WORK TASK – The lines wanted are those in the data below that include "functions".
-.-.-
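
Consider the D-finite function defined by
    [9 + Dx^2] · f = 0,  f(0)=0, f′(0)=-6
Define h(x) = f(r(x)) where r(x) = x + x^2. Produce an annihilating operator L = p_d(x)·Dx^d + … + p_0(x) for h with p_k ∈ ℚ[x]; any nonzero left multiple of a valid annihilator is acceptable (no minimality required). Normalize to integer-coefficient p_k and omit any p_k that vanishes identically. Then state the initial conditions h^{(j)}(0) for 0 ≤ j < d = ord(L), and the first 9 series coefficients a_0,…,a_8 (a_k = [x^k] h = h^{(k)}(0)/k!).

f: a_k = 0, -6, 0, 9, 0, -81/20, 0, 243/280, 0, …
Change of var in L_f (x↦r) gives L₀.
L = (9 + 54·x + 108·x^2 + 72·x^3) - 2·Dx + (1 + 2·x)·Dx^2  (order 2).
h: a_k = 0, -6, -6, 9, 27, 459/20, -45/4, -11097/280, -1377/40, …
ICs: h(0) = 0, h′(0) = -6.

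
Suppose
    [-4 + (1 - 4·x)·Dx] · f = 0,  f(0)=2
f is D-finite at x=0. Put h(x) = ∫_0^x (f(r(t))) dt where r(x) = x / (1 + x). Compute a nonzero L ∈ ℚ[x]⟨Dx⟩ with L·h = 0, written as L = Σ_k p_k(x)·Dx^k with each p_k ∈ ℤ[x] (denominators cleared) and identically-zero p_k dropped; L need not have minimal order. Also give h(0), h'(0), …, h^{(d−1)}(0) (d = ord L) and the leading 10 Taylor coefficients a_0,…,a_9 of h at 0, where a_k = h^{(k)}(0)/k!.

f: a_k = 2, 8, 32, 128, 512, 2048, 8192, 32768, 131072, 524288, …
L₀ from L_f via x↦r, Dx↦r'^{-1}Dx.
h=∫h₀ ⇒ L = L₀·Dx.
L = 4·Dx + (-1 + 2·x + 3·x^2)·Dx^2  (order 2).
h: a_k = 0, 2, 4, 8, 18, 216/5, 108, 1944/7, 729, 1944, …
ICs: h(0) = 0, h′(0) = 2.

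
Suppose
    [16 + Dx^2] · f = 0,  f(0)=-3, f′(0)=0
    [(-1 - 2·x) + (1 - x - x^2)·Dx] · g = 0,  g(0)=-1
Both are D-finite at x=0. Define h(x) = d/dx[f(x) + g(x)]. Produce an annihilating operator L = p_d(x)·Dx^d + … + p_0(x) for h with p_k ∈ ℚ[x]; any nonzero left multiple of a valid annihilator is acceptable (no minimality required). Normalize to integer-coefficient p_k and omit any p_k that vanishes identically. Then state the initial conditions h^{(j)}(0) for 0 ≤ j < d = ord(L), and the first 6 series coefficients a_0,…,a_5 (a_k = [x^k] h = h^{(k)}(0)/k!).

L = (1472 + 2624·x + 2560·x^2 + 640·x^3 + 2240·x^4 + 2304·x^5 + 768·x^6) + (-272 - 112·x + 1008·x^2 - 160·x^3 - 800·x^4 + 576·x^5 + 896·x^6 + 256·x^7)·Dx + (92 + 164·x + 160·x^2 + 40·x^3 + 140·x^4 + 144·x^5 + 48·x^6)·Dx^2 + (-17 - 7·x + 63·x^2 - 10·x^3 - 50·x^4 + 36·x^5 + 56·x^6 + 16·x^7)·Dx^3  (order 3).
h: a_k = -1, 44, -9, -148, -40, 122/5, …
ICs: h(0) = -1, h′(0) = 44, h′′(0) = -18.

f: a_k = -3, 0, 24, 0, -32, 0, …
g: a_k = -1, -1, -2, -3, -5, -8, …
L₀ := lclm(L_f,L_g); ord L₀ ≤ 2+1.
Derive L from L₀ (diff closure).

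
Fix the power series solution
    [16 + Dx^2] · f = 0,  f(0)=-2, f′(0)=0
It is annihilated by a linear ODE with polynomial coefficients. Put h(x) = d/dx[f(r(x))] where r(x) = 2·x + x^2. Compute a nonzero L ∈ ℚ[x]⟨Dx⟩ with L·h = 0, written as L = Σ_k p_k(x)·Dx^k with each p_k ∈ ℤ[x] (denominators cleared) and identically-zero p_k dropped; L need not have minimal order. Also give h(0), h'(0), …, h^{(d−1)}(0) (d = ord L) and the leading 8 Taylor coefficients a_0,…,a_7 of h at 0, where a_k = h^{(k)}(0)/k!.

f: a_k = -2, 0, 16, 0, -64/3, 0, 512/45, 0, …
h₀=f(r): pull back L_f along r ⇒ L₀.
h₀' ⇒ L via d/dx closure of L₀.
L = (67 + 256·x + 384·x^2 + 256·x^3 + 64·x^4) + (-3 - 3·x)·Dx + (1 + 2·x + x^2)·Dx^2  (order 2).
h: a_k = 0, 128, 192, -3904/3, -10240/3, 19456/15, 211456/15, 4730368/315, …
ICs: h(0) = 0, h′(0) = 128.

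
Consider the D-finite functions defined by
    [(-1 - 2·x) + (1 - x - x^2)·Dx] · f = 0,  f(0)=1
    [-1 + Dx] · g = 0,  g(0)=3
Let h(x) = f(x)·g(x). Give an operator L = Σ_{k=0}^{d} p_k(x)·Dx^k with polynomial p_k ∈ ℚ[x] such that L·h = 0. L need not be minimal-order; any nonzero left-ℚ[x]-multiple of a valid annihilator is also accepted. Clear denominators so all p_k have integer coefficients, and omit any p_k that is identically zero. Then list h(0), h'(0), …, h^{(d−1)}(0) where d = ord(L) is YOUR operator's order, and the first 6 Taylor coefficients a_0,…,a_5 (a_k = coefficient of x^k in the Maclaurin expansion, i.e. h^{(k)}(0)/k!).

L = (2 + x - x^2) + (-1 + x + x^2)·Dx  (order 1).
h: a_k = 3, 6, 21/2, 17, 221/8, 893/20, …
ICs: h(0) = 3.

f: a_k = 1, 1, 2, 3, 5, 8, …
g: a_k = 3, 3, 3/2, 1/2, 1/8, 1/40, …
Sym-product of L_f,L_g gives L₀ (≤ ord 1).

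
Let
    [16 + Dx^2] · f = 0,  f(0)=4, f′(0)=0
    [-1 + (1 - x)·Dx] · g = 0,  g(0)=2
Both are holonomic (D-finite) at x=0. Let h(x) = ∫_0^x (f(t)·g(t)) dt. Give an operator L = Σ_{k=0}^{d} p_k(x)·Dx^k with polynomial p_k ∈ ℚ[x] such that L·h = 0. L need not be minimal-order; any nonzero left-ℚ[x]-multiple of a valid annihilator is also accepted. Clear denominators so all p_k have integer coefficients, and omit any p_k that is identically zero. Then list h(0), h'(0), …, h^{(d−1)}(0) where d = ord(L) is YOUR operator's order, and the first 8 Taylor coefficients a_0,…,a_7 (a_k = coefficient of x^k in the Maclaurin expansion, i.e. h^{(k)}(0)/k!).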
-.-.-
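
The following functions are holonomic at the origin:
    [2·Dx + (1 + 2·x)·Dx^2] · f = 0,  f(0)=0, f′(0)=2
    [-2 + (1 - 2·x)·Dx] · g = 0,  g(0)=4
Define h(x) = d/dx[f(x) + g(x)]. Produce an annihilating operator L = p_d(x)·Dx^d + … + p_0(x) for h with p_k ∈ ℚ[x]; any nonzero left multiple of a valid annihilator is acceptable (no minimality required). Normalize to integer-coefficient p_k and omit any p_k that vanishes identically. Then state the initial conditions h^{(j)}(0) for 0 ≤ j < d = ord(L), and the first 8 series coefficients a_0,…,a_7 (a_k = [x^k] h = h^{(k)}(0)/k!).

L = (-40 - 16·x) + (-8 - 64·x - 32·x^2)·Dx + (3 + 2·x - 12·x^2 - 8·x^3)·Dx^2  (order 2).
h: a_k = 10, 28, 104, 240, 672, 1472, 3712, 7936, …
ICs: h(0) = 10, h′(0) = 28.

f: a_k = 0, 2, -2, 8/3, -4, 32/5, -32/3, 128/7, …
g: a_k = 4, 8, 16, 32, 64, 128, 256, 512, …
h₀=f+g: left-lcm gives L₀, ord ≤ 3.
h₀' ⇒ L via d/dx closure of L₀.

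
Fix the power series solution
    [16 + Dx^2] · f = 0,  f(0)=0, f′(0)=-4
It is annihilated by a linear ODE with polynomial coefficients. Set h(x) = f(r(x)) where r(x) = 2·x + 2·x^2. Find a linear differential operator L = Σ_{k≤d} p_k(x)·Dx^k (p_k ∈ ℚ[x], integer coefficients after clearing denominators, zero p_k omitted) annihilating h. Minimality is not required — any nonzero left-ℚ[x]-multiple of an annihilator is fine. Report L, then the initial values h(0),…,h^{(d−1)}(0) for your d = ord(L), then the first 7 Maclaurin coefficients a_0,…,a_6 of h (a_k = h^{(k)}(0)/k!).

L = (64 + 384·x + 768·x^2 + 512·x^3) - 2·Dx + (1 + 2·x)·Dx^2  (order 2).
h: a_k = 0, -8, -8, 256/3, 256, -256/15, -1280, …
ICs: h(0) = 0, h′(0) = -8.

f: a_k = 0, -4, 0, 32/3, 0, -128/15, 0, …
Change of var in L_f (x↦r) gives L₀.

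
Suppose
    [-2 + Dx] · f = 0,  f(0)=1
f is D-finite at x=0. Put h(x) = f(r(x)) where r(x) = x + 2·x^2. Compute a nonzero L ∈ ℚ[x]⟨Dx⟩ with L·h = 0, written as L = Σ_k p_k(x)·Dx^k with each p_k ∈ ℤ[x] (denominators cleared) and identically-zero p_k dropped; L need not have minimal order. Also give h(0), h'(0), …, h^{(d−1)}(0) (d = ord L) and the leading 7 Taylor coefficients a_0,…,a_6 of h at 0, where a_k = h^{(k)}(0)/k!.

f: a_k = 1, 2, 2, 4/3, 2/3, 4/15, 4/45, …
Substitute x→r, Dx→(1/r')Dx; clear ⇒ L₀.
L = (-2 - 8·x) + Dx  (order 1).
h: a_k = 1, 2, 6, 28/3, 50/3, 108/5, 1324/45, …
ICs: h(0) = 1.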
-.-.-
YOUR RESPONSE –
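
Consider the D-finite functions defined by
The following functions are holonomic at the origin: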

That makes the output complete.